### [DATA FOR THE TASK]
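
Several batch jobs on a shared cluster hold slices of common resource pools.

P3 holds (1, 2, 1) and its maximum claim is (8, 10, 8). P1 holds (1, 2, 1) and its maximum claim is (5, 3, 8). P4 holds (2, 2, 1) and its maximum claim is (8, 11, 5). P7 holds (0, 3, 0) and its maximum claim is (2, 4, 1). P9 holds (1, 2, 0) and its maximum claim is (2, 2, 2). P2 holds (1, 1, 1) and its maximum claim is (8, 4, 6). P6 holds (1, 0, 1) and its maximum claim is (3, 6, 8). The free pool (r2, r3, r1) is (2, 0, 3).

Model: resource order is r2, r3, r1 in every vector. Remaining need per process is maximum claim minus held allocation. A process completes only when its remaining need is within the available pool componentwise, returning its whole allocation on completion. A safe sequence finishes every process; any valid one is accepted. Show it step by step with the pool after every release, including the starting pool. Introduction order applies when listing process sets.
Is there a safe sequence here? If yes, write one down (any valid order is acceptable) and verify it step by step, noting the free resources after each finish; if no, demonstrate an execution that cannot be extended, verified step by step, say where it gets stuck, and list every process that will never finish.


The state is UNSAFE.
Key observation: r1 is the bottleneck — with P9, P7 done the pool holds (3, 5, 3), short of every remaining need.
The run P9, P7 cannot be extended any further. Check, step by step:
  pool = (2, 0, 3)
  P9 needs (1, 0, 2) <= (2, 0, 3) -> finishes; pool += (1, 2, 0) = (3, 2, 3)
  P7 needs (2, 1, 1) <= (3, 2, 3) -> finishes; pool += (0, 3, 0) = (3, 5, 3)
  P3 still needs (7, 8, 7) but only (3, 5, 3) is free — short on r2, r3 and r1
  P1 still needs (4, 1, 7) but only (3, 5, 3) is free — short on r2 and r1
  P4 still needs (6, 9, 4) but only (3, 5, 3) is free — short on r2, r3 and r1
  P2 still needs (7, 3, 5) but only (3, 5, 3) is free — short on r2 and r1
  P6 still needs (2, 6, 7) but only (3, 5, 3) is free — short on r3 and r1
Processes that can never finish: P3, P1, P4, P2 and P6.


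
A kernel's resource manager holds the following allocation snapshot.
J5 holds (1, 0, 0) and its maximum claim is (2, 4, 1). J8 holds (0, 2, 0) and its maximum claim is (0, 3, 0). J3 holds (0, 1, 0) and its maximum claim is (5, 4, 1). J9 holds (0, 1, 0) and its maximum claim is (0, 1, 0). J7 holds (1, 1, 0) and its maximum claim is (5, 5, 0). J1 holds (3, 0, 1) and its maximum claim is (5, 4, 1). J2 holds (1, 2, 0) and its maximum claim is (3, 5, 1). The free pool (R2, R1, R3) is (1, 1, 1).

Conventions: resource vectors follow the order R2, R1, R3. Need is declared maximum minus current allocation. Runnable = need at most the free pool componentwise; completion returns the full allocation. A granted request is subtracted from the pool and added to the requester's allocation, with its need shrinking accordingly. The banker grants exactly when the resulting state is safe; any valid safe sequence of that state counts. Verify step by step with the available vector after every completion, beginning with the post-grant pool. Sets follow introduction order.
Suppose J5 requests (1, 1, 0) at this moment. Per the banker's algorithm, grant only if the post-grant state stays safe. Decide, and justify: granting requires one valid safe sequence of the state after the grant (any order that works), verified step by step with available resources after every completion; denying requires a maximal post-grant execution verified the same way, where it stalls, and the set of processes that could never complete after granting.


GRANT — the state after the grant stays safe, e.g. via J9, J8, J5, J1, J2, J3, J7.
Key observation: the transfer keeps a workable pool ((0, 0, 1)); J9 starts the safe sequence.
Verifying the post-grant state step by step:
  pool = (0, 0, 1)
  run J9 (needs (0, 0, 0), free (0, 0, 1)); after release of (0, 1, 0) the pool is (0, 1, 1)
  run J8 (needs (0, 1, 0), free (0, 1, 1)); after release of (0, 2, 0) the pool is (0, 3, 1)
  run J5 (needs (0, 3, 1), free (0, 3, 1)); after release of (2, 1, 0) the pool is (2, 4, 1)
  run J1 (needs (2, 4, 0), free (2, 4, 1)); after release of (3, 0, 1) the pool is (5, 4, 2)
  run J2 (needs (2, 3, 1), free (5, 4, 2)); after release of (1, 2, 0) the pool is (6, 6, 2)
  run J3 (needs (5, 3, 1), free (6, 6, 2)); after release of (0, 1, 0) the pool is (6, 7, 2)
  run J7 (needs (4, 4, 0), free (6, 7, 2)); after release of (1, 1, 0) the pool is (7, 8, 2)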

==

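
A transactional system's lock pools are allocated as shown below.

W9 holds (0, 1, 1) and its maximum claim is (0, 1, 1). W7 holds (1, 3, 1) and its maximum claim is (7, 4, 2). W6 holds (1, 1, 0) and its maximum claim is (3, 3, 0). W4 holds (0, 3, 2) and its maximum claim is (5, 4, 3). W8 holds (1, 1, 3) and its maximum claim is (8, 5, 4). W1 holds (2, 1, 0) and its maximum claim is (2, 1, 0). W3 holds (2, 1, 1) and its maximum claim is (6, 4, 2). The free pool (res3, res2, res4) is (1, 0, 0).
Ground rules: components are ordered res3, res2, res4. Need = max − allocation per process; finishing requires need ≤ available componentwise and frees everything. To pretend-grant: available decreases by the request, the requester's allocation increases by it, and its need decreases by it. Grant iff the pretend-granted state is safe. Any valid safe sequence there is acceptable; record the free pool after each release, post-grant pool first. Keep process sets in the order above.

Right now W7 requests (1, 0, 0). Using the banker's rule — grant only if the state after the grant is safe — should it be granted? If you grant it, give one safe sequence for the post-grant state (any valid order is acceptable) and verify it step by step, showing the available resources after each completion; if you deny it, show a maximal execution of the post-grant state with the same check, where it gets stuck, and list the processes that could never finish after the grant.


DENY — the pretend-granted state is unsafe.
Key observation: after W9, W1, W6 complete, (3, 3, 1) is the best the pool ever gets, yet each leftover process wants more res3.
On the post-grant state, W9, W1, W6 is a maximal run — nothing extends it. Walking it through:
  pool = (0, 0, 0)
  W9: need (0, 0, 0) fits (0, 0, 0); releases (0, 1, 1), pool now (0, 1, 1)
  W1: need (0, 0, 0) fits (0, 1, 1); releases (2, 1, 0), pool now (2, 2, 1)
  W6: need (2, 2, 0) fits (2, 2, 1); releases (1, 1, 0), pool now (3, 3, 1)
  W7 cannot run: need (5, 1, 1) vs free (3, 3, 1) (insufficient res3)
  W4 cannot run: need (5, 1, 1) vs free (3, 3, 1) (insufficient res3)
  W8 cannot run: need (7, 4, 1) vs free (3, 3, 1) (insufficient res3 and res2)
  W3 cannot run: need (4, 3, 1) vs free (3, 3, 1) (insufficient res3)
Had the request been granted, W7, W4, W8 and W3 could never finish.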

### [EXERCISE DIRECTIONS]
From the material above, set down exactly the lines starting at the one with "A kernel's resource" and ending at the one with "J5 holds (1, 0, 0)", end lines included.

### [ANSWER BOX]
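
A kernel's resource manager holds the following allocation snapshot.
J5 holds (1, 0, 0) and its maximum claim is (2, 4, 1). J8 holds (0, 2, 0) and its maximum claim is (0, 3, 0). J3 holds (0, 1, 0) and its maximum claim is (5, 4, 1). J9 holds (0, 1, 0) and its maximum claim is (0, 1, 0). J7 holds (1, 1, 0) and its maximum claim is (5, 5, 0). J1 holds (3, 0, 1) and its maximum claim is (5, 4, 1). J2 holds (1, 2, 0) and its maximum claim is (3, 5, 1). The free pool (R2, R1, R3) is (1, 1, 1).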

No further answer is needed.